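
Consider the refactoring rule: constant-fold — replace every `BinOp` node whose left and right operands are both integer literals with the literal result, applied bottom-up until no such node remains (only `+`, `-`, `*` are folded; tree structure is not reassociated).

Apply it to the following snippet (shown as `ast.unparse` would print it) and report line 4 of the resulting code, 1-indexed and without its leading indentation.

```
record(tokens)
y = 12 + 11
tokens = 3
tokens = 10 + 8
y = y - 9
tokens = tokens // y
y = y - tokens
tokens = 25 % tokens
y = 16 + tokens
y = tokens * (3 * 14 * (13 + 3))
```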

____________________

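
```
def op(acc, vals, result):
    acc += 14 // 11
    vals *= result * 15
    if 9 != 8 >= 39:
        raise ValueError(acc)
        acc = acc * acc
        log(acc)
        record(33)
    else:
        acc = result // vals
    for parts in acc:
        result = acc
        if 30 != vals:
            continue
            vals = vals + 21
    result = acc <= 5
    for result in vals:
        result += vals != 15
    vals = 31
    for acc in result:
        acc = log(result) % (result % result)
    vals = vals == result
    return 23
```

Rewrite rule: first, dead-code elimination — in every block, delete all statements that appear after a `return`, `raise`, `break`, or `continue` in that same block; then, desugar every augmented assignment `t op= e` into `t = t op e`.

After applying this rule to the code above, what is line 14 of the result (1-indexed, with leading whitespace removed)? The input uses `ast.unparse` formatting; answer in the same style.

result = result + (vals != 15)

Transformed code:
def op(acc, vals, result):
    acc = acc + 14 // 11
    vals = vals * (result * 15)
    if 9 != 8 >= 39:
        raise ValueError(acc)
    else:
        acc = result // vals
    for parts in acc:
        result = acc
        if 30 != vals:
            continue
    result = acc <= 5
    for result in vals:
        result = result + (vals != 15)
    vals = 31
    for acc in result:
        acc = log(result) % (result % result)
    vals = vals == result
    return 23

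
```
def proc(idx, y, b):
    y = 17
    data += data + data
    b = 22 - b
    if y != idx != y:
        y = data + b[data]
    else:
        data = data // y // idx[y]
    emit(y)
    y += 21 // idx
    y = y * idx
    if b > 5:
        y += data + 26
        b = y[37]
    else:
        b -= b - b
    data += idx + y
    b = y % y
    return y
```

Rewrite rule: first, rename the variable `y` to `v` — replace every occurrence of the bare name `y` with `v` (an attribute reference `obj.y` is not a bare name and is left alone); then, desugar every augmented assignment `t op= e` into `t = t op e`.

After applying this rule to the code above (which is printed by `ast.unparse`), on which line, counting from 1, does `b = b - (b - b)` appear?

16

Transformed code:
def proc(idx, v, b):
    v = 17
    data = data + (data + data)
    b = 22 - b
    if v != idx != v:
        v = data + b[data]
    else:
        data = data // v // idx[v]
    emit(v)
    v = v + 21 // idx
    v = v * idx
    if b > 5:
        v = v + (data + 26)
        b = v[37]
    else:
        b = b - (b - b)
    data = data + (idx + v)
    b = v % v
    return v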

____________________

→ Exercise:
Pull together all lines from the data that mention the word "tokens".

→ Result of the task:
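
record(tokens)
tokens = 3
tokens = 10 + 8
tokens = tokens // y
y = y - tokens
tokens = 25 % tokens
y = 16 + tokens
y = tokens * (3 * 14 * (13 + 3))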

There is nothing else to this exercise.